Your objective:
Where does the word "nucleotide" show up in the records? Copy every line that holds it.
─── Data ───
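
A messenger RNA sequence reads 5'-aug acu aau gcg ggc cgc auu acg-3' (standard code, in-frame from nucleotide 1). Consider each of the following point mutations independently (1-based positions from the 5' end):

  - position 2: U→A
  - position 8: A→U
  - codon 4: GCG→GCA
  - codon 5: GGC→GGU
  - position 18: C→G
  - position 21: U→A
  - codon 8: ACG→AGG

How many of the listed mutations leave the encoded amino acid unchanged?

4

Codon 1: AUG (Met) → AAG (Lys) — missense.
Codon 3: AAU (Asn) → AUU (Ile) — missense.
Codon 4: GCG (Ala) → GCA (Ala) — synonymous.
Codon 5: GGC (Gly) → GGU (Gly) — synonymous.
Codon 6: CGC (Arg) → CGG (Arg) — synonymous.
Codon 7: AUU (Ile) → AUA (Ile) — synonymous.
Codon 8: ACG (Thr) → AGG (Arg) — missense.
Synonymous: 4 of 7.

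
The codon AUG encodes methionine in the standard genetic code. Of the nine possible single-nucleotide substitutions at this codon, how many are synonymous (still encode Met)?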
───
Exercise solution:
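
A messenger RNA sequence reads 5'-aug acu aau gcg ggc cgc auu acg-3' (standard code, in-frame from nucleotide 1). Consider each of the following point mutations independently (1-based positions from the 5' end):
The codon AUG encodes methionine in the standard genetic code. Of the nine possible single-nucleotide substitutions at this codon, how many are synonymous (still encode Met)?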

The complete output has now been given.